Exercise goal
Copy exactly the stretch of data below from the line with "Find a truth" through the line with "Give values for v1, v2, v3, v4, v5, v6", including both of those lines.

Records for this task

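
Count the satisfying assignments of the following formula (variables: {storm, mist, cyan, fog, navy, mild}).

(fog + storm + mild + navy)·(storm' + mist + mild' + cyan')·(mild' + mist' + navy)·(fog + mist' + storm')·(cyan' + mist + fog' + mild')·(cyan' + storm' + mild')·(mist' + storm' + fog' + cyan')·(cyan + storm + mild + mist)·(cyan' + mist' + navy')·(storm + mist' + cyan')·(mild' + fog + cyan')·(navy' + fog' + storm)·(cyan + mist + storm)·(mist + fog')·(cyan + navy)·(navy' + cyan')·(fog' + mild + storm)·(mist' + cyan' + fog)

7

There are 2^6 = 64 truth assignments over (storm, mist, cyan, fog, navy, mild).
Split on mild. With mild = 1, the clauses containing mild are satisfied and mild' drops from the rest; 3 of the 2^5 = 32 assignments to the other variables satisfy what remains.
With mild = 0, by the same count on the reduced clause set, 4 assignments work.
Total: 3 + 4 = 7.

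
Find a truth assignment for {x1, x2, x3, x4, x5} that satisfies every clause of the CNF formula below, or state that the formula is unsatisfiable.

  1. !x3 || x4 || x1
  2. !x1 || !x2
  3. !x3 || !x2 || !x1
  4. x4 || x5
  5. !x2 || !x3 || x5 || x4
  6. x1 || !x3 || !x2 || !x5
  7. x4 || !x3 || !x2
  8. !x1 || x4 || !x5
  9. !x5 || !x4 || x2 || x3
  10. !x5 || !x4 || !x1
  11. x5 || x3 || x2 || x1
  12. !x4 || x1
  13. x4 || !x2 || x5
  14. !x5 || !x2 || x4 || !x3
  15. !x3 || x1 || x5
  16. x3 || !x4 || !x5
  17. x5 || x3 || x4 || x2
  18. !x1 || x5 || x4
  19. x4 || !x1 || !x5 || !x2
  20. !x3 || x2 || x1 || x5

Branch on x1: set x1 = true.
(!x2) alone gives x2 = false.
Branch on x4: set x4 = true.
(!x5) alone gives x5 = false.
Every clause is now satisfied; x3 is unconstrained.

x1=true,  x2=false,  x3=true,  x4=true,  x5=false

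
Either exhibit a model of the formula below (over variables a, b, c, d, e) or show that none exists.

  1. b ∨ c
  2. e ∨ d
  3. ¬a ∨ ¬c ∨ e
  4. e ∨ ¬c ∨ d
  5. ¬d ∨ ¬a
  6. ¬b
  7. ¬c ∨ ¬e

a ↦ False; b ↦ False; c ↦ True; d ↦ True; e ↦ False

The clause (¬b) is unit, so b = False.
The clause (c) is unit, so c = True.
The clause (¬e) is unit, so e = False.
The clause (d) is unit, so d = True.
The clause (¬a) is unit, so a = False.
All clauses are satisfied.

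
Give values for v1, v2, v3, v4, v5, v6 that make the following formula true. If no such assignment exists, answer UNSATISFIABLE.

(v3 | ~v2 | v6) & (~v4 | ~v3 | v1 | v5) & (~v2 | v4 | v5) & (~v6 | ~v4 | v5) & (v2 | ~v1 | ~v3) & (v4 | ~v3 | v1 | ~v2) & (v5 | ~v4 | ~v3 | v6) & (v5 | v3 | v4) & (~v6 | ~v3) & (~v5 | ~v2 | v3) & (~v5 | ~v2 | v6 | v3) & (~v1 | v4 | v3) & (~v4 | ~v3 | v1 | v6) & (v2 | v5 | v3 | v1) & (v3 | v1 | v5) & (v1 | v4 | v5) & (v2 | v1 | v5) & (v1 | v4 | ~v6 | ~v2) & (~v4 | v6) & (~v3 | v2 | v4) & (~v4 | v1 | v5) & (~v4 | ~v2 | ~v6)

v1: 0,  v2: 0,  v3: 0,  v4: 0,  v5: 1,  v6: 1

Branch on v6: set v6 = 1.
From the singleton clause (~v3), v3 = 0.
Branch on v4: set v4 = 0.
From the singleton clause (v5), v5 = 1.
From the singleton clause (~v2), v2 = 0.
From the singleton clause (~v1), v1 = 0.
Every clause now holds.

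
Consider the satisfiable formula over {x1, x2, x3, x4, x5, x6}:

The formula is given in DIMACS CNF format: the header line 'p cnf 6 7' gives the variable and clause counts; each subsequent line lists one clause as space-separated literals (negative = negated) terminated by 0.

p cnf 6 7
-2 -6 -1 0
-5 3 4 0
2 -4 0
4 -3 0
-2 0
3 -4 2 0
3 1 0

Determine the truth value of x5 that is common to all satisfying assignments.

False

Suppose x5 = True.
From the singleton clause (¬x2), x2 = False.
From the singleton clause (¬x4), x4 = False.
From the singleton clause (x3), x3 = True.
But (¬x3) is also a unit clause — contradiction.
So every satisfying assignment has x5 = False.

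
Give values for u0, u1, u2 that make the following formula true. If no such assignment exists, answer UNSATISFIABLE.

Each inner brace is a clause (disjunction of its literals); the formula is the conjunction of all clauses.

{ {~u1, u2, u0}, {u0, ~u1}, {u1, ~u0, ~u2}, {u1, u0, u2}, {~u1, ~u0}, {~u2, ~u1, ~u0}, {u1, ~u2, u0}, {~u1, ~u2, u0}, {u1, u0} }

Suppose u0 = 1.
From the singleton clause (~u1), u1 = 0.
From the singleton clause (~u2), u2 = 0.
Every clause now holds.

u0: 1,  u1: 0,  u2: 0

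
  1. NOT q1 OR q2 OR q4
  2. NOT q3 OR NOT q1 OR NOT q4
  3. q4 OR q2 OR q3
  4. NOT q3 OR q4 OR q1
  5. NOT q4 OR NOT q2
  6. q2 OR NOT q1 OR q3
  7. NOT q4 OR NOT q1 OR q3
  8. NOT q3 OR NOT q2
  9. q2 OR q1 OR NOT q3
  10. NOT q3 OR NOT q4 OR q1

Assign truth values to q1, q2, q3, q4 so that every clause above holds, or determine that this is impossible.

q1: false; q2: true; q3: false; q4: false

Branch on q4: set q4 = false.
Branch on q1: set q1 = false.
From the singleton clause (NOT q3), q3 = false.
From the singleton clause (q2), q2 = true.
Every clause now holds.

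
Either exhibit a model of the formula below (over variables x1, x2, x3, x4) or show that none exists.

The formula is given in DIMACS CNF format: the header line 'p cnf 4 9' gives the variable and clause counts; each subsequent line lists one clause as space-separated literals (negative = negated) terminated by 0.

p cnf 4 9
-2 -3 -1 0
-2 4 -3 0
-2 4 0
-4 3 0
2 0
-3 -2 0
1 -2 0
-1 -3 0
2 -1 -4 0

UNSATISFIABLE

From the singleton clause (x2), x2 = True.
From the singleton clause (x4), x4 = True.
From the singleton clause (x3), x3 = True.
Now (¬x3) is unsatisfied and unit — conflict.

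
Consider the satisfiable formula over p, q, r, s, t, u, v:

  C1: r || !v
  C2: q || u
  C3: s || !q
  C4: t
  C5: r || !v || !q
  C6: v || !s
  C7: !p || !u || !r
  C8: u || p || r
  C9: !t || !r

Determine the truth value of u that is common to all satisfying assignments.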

Response below
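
Find a truth assignment for {x1, x2, x3, x4, x5} that satisfies every clause of the CNF formula below, or state that the formula is unsatisfiable.

  1. !x3 || x4 || x1
  2. !x1 || !x2
  3. !x3 || !x2 || !x1
  4. x4 || x5
  5. !x2 || !x3 || x5 || x4
  6. x1 || !x3 || !x2 || !x5
  7. x4 || !x3 || !x2
  8. !x1 || x4 || !x5
  9. !x5 || !x4 || x2 || x3
  10. !x5 || !x4 || !x1
  11. x5 || x3 || x2 || x1
  12. !x4 || x1
  13. x4 || !x2 || x5
  14. !x5 || !x2 || x4 || !x3
  15. !x3 || x1 || x5
  16. x3 || !x4 || !x5
  17. x5 || x3 || x4 || x2
  18. !x1 || x5 || x4
  19. x4 || !x1 || !x5 || !x2
  20. !x3 || x2 || x1 || x5

Branch on x1: set x1 = true.
(!x2) alone gives x2 = false.
Branch on x4: set x4 = true.
(!x5) alone gives x5 = false.
Every clause is now satisfied; x3 is unconstrained.

x1=true,  x2=false,  x3=true,  x4=true,  x5=false

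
Either exhibit a model of the formula below (over variables a, b, c, d, e) or show that none exists.

  1. b ∨ c
  2. e ∨ d
  3. ¬a ∨ ¬c ∨ e
  4. e ∨ ¬c ∨ d
  5. ¬d ∨ ¬a
  6. ¬b
  7. ¬c ∨ ¬e

a ↦ False; b ↦ False; c ↦ True; d ↦ True; e ↦ False

The clause (¬b) is unit, so b = False.
The clause (c) is unit, so c = True.
The clause (¬e) is unit, so e = False.
The clause (d) is unit, so d = True.
The clause (¬a) is unit, so a = False.
All clauses are satisfied.

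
Give values for v1, v2, v3, v4, v5, v6 that make the following formula true. If no such assignment exists, answer UNSATISFIABLE.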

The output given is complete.